- [The data]:
BEGIN

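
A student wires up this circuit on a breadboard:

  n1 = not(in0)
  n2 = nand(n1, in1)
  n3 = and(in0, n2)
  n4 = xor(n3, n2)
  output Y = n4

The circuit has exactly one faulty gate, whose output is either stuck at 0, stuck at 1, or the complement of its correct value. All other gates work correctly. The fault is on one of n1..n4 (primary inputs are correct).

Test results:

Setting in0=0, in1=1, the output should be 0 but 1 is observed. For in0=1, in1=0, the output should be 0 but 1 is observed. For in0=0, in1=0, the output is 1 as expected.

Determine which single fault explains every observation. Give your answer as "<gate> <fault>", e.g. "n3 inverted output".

Fault-free values for test 1 (in0=0, in1=1): n1=1, n2=0, n3=0, n4=0, giving Y=0. Observed 1.
Test 1: faults giving observed 1 are {n1 stuck-at-0, n1 inverted output, n2 stuck-at-1, n2 inverted output, n3 stuck-at-1, n3 inverted output, n4 stuck-at-1, n4 inverted output}.
Test 2 (in0=1, in1=0): fault-free n1=0, n2=1, n3=1, n4=0 → 0; observed 1. Eliminates n1 stuck-at-0, n1 inverted output, n2 stuck-at-1, n2 inverted output, n3 stuck-at-1.
Test 3 (in0=0, in1=0): fault-free n1=1, n2=1, n3=0, n4=1 → 1; observed 1. Eliminates n3 inverted output, n4 inverted output.
Only n4 stuck-at-1 is consistent with every test.

n4 stuck-at-1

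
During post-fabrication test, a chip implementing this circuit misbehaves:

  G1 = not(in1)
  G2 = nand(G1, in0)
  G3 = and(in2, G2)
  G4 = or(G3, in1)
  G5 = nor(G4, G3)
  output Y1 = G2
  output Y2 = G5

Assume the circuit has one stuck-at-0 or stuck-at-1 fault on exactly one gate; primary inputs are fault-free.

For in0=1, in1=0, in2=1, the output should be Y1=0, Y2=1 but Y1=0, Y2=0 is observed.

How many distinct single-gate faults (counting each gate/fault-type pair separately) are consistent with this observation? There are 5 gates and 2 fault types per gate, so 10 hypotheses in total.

3

Fault-free: G1=1, G2=0, G3=0, G4=0, G5=1 → Y1=0, Y2=1. Observed Y1=0, Y2=0.
  G1 stuck-at-0: output Y1=1, Y2=0 ✗
  G1 stuck-at-1: output Y1=0, Y2=1 ✗
  G2 stuck-at-0: output Y1=0, Y2=1 ✗
  G2 stuck-at-1: output Y1=1, Y2=0 ✗
  G3 stuck-at-0: output Y1=0, Y2=1 ✗
  G3 stuck-at-1: output Y1=0, Y2=0 ✓
  G4 stuck-at-0: output Y1=0, Y2=1 ✗
  G4 stuck-at-1: output Y1=0, Y2=0 ✓
  G5 stuck-at-0: output Y1=0, Y2=0 ✓
  G5 stuck-at-1: output Y1=0, Y2=1 ✗
Consistent faults: {G3 stuck-at-1, G4 stuck-at-1, G5 stuck-at-0} — 3 in all.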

END

- [Work request]:
Answer with one number: how many lines in the listing hold "should".

- [Response to the exercise]:
2